## ABOUT THIS EXERCISE
From the records below, set down exactly the lines starting with the line that contains "BexH is the" and going on through the line that contains "The cell is". Nothing else is wanted.

## RECORDS SHOWN
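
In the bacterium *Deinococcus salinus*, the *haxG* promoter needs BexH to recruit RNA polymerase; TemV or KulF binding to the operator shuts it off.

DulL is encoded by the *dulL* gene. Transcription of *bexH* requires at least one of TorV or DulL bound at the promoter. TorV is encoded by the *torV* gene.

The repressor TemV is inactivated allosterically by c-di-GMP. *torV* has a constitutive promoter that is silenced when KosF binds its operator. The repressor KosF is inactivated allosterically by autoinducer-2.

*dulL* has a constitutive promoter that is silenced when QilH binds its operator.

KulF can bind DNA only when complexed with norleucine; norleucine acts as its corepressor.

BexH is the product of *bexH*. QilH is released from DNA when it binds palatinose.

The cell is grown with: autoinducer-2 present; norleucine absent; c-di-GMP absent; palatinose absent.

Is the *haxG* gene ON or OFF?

OFF

c-di-GMP is absent, so TemV is active.
Norleucine is absent, so KulF is inactive.
Autoinducer-2 is present, so KosF is inactive.
With no repressor bound, *torV* is transcribed.
So TorV is produced and active.
Palatinose is absent, so QilH is active.
With repressor QilH bound, *dulL* is not transcribed.
So DulL is not produced.
Activator TorV is present, so *bexH* is transcribed.
So BexH is produced and active.
With repressor TemV bound, *haxG* is not transcribed.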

## TASK RESPONSE
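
BexH is the product of *bexH*. QilH is released from DNA when it binds palatinose.

The cell is grown with: autoinducer-2 present; norleucine absent; c-di-GMP absent; palatinose absent.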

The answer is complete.